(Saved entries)
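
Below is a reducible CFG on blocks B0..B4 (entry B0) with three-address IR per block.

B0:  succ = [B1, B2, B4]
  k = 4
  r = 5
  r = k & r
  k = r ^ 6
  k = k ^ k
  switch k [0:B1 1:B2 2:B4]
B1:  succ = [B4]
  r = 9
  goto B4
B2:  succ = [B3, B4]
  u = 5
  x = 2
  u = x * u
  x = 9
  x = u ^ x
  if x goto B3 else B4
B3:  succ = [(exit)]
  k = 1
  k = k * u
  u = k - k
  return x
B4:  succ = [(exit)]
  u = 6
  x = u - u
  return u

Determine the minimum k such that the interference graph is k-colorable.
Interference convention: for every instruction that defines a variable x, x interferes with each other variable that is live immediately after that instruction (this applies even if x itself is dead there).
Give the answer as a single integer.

Block summaries:
  B0: {k,r} / ∅
  B1: {r} / ∅
  B2: {u,x} / ∅
  B3: {k,u} / {u,x}
  B4: {u,x} / ∅

Live sets:
  live B0: ∅→∅
  live B1: ∅→∅
  live B2: ∅→{u,x}
  live B3: {u,x}→∅
  live B4: ∅→∅

Conflict graph:
  k↔{r,u,x}
  r↔{k}
  u↔{k,x}
  x↔{k,u}

Colouring:
  lower bound: {k,u,x} mutually conflict ⇒ χ ≥ 3
  assign k→r0 r→r1 u→r1 x→r2 — no edge inside a register ⇒ χ ≤ 3
  χ = 3

Answer: 3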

**What you have to do**
Set out every record in full, exactly as given.

**Reply**
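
Below is a reducible CFG on blocks B0..B4 (entry B0) with three-address IR per block.

B0:  succ = [B1, B2, B4]
  k = 4
  r = 5
  r = k & r
  k = r ^ 6
  k = k ^ k
  switch k [0:B1 1:B2 2:B4]
B1:  succ = [B4]
  r = 9
  goto B4
B2:  succ = [B3, B4]
  u = 5
  x = 2
  u = x * u
  x = 9
  x = u ^ x
  if x goto B3 else B4
B3:  succ = [(exit)]
  k = 1
  k = k * u
  u = k - k
  return x
B4:  succ = [(exit)]
  u = 6
  x = u - u
  return u

Determine the minimum k such that the interference graph is k-colorable.
Interference convention: for every instruction that defines a variable x, x interferes with each other variable that is live immediately after that instruction (this applies even if x itself is dead there).
Give the answer as a single integer.

Block summaries:
  B0: {k,r} / ∅
  B1: {r} / ∅
  B2: {u,x} / ∅
  B3: {k,u} / {u,x}
  B4: {u,x} / ∅

Live sets:
  live B0: ∅→∅
  live B1: ∅→∅
  live B2: ∅→{u,x}
  live B3: {u,x}→∅
  live B4: ∅→∅

Conflict graph:
  k↔{r,u,x}
  r↔{k}
  u↔{k,x}
  x↔{k,u}

Colouring:
  lower bound: {k,u,x} mutually conflict ⇒ χ ≥ 3
  assign k→r0 r→r1 u→r1 x→r2 — no edge inside a register ⇒ χ ≤ 3
  χ = 3

Answer: 3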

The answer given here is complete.